▶ **Task directions**
Which lines in the records below contain the word "Group"? Copy each of them.

-=-=-=-=-

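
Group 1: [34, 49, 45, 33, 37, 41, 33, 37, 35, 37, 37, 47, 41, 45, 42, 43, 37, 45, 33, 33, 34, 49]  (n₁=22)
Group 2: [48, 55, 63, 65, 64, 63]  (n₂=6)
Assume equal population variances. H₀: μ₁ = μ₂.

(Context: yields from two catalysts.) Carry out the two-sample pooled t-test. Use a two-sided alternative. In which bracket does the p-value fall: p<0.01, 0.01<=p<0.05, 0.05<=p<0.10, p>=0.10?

p-value bracket: p<0.01

x̄₁=39.409, s₁=5.483, n₁=22
x̄₂=59.667, s₂=6.743, n₂=6
s_p² = [21·5.483² + 5·6.743²]/26 = 33.0251
SE = √(s_p²·(1/22+1/6)) = 2.6468
t = (39.409−59.667)/2.6468 = -7.6537
df = 26
p-value (two-sided) = 0.00000
→ bracket: p<0.01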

-=-=-=-=-

▶ **Worked solution**
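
Group 1: [34, 49, 45, 33, 37, 41, 33, 37, 35, 37, 37, 47, 41, 45, 42, 43, 37, 45, 33, 33, 34, 49]  (n₁=22)
Group 2: [48, 55, 63, 65, 64, 63]  (n₂=6)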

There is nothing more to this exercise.